* WORK ITEM:
Output all the records below, word for word.

Items listed in a dataset
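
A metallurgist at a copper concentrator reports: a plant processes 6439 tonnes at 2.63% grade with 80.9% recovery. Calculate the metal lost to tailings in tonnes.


32.345 tonnes

Total metal in feed:
= 6439 * 2.63 / 100 = 169.3457 tonnes
Metal recovered:
= 169.3457 * 80.9 / 100 = 137.0006713 tonnes
Metal lost to tailings:
= 169.3457 - 137.0006713
= 32.345 tonnes


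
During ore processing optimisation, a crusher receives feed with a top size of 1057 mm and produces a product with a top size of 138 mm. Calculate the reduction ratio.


Reduction ratio = feed size / product size
= 1057 / 138
= 7.6594

7.6594


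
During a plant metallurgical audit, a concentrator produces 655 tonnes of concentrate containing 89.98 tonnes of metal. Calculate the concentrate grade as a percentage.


Grade = (metal in concentrate / concentrate mass) * 100
= (89.98 / 655) * 100
= 0.1373740458 * 100
= 13.7374%

13.7374%


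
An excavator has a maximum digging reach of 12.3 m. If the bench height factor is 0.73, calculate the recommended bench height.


8.979 m

Bench height = reach * factor
= 12.3 * 0.73
= 8.979 m


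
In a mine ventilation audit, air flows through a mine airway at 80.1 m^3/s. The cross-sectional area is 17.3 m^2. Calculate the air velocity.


Velocity = flow rate / cross-sectional area
= 80.1 / 17.3
= 4.6301 m/s

4.6301 m/s


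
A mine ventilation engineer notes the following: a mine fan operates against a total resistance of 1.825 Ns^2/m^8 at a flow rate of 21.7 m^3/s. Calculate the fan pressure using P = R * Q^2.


Compute Q^2:
Q^2 = 21.7^2 = 470.89
Compute pressure:
P = R * Q^2 = 1.825 * 470.89
= 859.3743 Pa

859.3743 Pa


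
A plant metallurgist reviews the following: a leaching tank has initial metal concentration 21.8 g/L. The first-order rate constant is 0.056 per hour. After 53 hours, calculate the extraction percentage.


94.8594%

Compute the exponent:
-k * t = -0.056 * 53 = -2.968
Remaining concentration:
C = 21.8 * exp(-2.968)
= 21.8 * 0.05140601963
= 1.120651228 g/L
Extracted = 21.8 - 1.120651228 = 20.67934877 g/L
Extraction % = 20.67934877 / 21.8 * 100
= 94.8594%


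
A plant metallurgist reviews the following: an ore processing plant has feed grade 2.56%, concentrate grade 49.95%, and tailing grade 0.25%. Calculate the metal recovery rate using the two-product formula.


90.6883%

Using the two-product formula:
R = 100 * c * (f - t) / (f * (c - t))
Numerator = 100 * 49.95 * (2.56 - 0.25)
= 100 * 49.95 * 2.31
= 11538.45
Denominator = 2.56 * (49.95 - 0.25)
= 2.56 * 49.7
= 127.232
R = 11538.45 / 127.232
= 90.6883%


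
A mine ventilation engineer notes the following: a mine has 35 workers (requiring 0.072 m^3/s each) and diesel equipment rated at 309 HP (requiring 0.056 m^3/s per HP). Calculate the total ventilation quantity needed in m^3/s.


19.824 m^3/s

Airflow for workers:
Q_people = 35 * 0.072 = 2.52 m^3/s
Airflow for diesel equipment:
Q_diesel = 309 * 0.056 = 17.304 m^3/s
Total ventilation:
Q_total = 2.52 + 17.304
= 19.824 m^3/s


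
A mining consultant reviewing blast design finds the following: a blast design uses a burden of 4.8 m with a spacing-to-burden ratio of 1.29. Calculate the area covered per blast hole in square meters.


First, find the spacing:
Spacing = burden * ratio = 4.8 * 1.29
= 6.192 m
Then, calculate the area:
Area = burden * spacing = 4.8 * 6.192
= 29.7216 m^2

29.7216 m^2


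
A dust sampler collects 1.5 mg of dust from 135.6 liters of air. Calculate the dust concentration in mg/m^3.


Convert liters to m^3: 1 m^3 = 1000 L
Concentration = mass / volume * 1000
= 1.5 / 135.6 * 1000
= 0.0110619469 * 1000
= 11.0619 mg/m^3

11.0619 mg/m^3


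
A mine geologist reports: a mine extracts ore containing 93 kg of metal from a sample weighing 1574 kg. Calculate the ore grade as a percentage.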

* WRITTEN RESPONSE:
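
A metallurgist at a copper concentrator reports: a plant processes 6439 tonnes at 2.63% grade with 80.9% recovery. Calculate the metal lost to tailings in tonnes.


32.345 tonnes

Total metal in feed:
= 6439 * 2.63 / 100 = 169.3457 tonnes
Metal recovered:
= 169.3457 * 80.9 / 100 = 137.0006713 tonnes
Metal lost to tailings:
= 169.3457 - 137.0006713
= 32.345 tonnes


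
During ore processing optimisation, a crusher receives feed with a top size of 1057 mm and produces a product with a top size of 138 mm. Calculate the reduction ratio.


Reduction ratio = feed size / product size
= 1057 / 138
= 7.6594

7.6594


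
During a plant metallurgical audit, a concentrator produces 655 tonnes of concentrate containing 89.98 tonnes of metal. Calculate the concentrate grade as a percentage.


Grade = (metal in concentrate / concentrate mass) * 100
= (89.98 / 655) * 100
= 0.1373740458 * 100
= 13.7374%

13.7374%


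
An excavator has a maximum digging reach of 12.3 m. If the bench height factor is 0.73, calculate the recommended bench height.


8.979 m

Bench height = reach * factor
= 12.3 * 0.73
= 8.979 m


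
In a mine ventilation audit, air flows through a mine airway at 80.1 m^3/s. The cross-sectional area is 17.3 m^2. Calculate the air velocity.


Velocity = flow rate / cross-sectional area
= 80.1 / 17.3
= 4.6301 m/s

4.6301 m/s


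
A mine ventilation engineer notes the following: a mine fan operates against a total resistance of 1.825 Ns^2/m^8 at a flow rate of 21.7 m^3/s. Calculate the fan pressure using P = R * Q^2.


Compute Q^2:
Q^2 = 21.7^2 = 470.89
Compute pressure:
P = R * Q^2 = 1.825 * 470.89
= 859.3743 Pa

859.3743 Pa


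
A plant metallurgist reviews the following: a leaching tank has initial metal concentration 21.8 g/L. The first-order rate constant is 0.056 per hour. After 53 hours, calculate the extraction percentage.


94.8594%

Compute the exponent:
-k * t = -0.056 * 53 = -2.968
Remaining concentration:
C = 21.8 * exp(-2.968)
= 21.8 * 0.05140601963
= 1.120651228 g/L
Extracted = 21.8 - 1.120651228 = 20.67934877 g/L
Extraction % = 20.67934877 / 21.8 * 100
= 94.8594%


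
A plant metallurgist reviews the following: an ore processing plant has feed grade 2.56%, concentrate grade 49.95%, and tailing grade 0.25%. Calculate the metal recovery rate using the two-product formula.


90.6883%

Using the two-product formula:
R = 100 * c * (f - t) / (f * (c - t))
Numerator = 100 * 49.95 * (2.56 - 0.25)
= 100 * 49.95 * 2.31
= 11538.45
Denominator = 2.56 * (49.95 - 0.25)
= 2.56 * 49.7
= 127.232
R = 11538.45 / 127.232
= 90.6883%


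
A mine ventilation engineer notes the following: a mine has 35 workers (requiring 0.072 m^3/s each) and diesel equipment rated at 309 HP (requiring 0.056 m^3/s per HP). Calculate the total ventilation quantity needed in m^3/s.


19.824 m^3/s

Airflow for workers:
Q_people = 35 * 0.072 = 2.52 m^3/s
Airflow for diesel equipment:
Q_diesel = 309 * 0.056 = 17.304 m^3/s
Total ventilation:
Q_total = 2.52 + 17.304
= 19.824 m^3/s


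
A mining consultant reviewing blast design finds the following: a blast design uses a burden of 4.8 m with a spacing-to-burden ratio of 1.29. Calculate the area covered per blast hole in square meters.


First, find the spacing:
Spacing = burden * ratio = 4.8 * 1.29
= 6.192 m
Then, calculate the area:
Area = burden * spacing = 4.8 * 6.192
= 29.7216 m^2

29.7216 m^2


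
A dust sampler collects 1.5 mg of dust from 135.6 liters of air. Calculate the dust concentration in mg/m^3.


Convert liters to m^3: 1 m^3 = 1000 L
Concentration = mass / volume * 1000
= 1.5 / 135.6 * 1000
= 0.0110619469 * 1000
= 11.0619 mg/m^3

11.0619 mg/m^3


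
A mine geologist reports: a mine extracts ore containing 93 kg of metal from a sample weighing 1574 kg. Calculate the ore grade as a percentage.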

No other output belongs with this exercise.